*Your assignment*
Among the records below, which lines contain the string "support"? Report them.

*Items from a dataset*
++++++++
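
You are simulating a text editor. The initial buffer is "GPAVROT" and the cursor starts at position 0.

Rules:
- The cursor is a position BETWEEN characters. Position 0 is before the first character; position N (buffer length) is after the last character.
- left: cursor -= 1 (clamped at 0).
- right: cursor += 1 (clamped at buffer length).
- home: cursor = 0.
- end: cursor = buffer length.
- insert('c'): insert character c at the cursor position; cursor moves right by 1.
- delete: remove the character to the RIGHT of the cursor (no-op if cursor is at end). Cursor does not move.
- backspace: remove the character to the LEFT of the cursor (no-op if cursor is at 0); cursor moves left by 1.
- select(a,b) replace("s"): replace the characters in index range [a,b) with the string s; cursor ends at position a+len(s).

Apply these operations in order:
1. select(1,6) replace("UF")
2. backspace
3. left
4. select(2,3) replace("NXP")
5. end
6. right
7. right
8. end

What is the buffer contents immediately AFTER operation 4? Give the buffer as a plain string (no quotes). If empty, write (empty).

Answer: GUNXP

Derivation:
After op 1 (select(1,6) replace("UF")): buf='GUFT' cursor=3
After op 2 (backspace): buf='GUT' cursor=2
After op 3 (left): buf='GUT' cursor=1
After op 4 (select(2,3) replace("NXP")): buf='GUNXP' cursor=5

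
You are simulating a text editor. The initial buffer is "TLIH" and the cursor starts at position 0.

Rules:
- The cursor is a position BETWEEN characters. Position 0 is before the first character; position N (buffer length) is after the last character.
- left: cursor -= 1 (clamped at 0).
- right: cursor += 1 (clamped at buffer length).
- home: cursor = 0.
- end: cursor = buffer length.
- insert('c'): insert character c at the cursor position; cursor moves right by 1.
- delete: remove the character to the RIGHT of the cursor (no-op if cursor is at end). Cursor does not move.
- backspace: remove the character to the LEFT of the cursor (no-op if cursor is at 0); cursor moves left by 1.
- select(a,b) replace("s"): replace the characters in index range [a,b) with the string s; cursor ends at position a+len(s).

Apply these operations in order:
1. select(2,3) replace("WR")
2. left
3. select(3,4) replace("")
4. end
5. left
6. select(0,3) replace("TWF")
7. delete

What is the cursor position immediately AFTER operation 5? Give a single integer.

Answer: 3

Derivation:
After op 1 (select(2,3) replace("WR")): buf='TLWRH' cursor=4
After op 2 (left): buf='TLWRH' cursor=3
After op 3 (select(3,4) replace("")): buf='TLWH' cursor=3
After op 4 (end): buf='TLWH' cursor=4
After op 5 (left): buf='TLWH' cursor=3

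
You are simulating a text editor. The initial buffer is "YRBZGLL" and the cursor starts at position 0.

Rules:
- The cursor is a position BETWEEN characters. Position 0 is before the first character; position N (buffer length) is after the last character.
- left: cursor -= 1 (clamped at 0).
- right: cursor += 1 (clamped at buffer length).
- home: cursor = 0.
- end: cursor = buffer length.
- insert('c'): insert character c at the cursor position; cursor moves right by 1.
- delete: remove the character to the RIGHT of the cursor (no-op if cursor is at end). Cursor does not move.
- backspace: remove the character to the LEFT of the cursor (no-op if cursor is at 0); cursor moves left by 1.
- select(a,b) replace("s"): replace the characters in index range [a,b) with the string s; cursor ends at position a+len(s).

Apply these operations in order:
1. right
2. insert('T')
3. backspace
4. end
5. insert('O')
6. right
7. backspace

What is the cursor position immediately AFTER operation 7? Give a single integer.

After op 1 (right): buf='YRBZGLL' cursor=1
After op 2 (insert('T')): buf='YTRBZGLL' cursor=2
After op 3 (backspace): buf='YRBZGLL' cursor=1
After op 4 (end): buf='YRBZGLL' cursor=7
After op 5 (insert('O')): buf='YRBZGLLO' cursor=8
After op 6 (right): buf='YRBZGLLO' cursor=8
After op 7 (backspace): buf='YRBZGLL' cursor=7

Answer: 7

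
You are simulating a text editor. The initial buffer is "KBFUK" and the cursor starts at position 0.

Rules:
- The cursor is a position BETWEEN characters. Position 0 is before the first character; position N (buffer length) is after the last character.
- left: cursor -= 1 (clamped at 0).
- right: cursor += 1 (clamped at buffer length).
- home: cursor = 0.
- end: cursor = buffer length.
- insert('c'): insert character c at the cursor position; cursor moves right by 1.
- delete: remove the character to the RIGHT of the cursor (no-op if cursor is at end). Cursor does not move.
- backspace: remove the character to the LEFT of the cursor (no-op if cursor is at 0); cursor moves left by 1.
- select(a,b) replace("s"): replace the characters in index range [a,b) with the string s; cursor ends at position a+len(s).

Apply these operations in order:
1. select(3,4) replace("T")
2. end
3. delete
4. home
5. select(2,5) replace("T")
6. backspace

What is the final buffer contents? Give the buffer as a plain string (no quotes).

After op 1 (select(3,4) replace("T")): buf='KBFTK' cursor=4
After op 2 (end): buf='KBFTK' cursor=5
After op 3 (delete): buf='KBFTK' cursor=5
After op 4 (home): buf='KBFTK' cursor=0
After op 5 (select(2,5) replace("T")): buf='KBT' cursor=3
After op 6 (backspace): buf='KB' cursor=2

Answer: KB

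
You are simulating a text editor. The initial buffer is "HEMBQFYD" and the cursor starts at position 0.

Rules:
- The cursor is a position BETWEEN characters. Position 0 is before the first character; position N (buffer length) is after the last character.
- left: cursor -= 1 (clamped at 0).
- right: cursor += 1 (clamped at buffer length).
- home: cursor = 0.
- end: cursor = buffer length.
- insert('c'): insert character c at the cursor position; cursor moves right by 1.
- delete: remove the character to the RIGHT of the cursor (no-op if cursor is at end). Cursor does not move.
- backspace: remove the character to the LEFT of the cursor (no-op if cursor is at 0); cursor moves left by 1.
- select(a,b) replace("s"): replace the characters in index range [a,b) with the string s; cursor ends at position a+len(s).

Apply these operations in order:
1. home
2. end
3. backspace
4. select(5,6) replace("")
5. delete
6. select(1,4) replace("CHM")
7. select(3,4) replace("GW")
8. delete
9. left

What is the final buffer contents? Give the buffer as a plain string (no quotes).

After op 1 (home): buf='HEMBQFYD' cursor=0
After op 2 (end): buf='HEMBQFYD' cursor=8
After op 3 (backspace): buf='HEMBQFY' cursor=7
After op 4 (select(5,6) replace("")): buf='HEMBQY' cursor=5
After op 5 (delete): buf='HEMBQ' cursor=5
After op 6 (select(1,4) replace("CHM")): buf='HCHMQ' cursor=4
After op 7 (select(3,4) replace("GW")): buf='HCHGWQ' cursor=5
After op 8 (delete): buf='HCHGW' cursor=5
After op 9 (left): buf='HCHGW' cursor=4

Answer: HCHGW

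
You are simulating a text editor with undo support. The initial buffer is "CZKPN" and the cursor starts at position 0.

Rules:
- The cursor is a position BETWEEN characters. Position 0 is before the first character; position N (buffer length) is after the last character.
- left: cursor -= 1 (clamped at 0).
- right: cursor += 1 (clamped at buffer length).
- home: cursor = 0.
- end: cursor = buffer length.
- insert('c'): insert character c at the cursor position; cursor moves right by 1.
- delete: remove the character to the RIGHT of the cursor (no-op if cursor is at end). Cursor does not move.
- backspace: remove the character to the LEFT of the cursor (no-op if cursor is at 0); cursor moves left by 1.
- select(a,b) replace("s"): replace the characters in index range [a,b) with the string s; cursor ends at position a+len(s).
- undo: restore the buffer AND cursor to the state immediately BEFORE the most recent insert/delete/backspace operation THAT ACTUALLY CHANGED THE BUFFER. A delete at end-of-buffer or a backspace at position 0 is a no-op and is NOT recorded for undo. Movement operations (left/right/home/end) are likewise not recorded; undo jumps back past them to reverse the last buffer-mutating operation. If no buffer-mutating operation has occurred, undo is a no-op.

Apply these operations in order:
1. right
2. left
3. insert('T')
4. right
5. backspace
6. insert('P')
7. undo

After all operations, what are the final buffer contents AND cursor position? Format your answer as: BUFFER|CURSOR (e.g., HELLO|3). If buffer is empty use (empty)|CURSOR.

After op 1 (right): buf='CZKPN' cursor=1
After op 2 (left): buf='CZKPN' cursor=0
After op 3 (insert('T')): buf='TCZKPN' cursor=1
After op 4 (right): buf='TCZKPN' cursor=2
After op 5 (backspace): buf='TZKPN' cursor=1
After op 6 (insert('P')): buf='TPZKPN' cursor=2
After op 7 (undo): buf='TZKPN' cursor=1

Answer: TZKPN|1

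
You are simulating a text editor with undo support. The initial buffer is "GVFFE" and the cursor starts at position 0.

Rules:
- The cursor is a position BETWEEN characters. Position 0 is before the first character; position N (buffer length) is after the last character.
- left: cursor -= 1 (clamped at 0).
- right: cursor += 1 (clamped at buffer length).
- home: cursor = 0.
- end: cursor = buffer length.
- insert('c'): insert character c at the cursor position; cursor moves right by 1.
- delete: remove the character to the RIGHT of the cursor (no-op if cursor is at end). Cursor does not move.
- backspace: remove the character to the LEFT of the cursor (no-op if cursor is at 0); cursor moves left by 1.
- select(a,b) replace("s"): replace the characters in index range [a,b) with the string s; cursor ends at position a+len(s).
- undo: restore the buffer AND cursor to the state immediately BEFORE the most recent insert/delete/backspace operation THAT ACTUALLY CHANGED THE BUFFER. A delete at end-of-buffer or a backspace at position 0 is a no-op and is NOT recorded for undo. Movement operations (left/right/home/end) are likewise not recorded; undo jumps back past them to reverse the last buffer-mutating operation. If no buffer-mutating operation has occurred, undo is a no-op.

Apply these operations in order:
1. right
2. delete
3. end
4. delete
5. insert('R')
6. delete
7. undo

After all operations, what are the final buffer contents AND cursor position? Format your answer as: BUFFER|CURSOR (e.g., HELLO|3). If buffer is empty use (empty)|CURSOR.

After op 1 (right): buf='GVFFE' cursor=1
After op 2 (delete): buf='GFFE' cursor=1
After op 3 (end): buf='GFFE' cursor=4
After op 4 (delete): buf='GFFE' cursor=4
After op 5 (insert('R')): buf='GFFER' cursor=5
After op 6 (delete): buf='GFFER' cursor=5
After op 7 (undo): buf='GFFE' cursor=4

Answer: GFFE|4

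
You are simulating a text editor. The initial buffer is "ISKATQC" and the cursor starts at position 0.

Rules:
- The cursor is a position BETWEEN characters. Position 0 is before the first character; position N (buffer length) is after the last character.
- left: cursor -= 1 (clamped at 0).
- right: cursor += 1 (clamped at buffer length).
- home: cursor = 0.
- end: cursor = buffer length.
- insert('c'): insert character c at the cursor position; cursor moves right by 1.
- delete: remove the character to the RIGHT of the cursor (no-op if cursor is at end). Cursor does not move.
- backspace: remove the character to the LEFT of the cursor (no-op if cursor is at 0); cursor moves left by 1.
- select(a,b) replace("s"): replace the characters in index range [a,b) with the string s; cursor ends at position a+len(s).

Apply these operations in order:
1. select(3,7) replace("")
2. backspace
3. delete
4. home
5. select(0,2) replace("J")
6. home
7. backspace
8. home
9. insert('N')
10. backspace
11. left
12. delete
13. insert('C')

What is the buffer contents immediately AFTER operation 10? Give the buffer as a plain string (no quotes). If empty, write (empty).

After op 1 (select(3,7) replace("")): buf='ISK' cursor=3
After op 2 (backspace): buf='IS' cursor=2
After op 3 (delete): buf='IS' cursor=2
After op 4 (home): buf='IS' cursor=0
After op 5 (select(0,2) replace("J")): buf='J' cursor=1
After op 6 (home): buf='J' cursor=0
After op 7 (backspace): buf='J' cursor=0
After op 8 (home): buf='J' cursor=0
After op 9 (insert('N')): buf='NJ' cursor=1
After op 10 (backspace): buf='J' cursor=0

Answer: J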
++++++++
*Answer section*
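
You are simulating a text editor with undo support. The initial buffer is "CZKPN" and the cursor starts at position 0.
You are simulating a text editor with undo support. The initial buffer is "GVFFE" and the cursor starts at position 0.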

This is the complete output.